§ Assignment
Restate word for word the lines in the listing below, starting at the line containing "RIGHT rotor starting position: 2 (C)" and ending at the line containing "Encrypt the message: FECGGA", both included; leave out the rest.

____________________

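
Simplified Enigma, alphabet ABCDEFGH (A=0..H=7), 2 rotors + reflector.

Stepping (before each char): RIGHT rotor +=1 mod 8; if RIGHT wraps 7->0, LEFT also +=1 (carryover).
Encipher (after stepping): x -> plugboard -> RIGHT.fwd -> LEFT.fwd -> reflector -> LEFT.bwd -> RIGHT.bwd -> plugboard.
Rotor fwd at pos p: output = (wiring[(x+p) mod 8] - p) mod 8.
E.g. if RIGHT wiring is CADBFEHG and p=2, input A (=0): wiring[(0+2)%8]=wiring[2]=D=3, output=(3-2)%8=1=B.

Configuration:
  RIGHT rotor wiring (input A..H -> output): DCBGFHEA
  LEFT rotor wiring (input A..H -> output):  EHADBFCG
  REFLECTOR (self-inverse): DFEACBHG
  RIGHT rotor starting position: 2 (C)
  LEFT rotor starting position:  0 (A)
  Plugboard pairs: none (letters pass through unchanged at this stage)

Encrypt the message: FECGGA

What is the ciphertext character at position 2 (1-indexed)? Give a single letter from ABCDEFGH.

Char 1 ('F'): step: R->3, L=0; F->plug->F->R->A->L->E->refl->C->L'->G->R'->H->plug->H
Char 2 ('E'): step: R->4, L=0; E->plug->E->R->H->L->G->refl->H->L'->B->R'->A->plug->A

A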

____________________

§ Task result
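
  RIGHT rotor starting position: 2 (C)
  LEFT rotor starting position:  0 (A)
  Plugboard pairs: none (letters pass through unchanged at this stage)

Encrypt the message: FECGGA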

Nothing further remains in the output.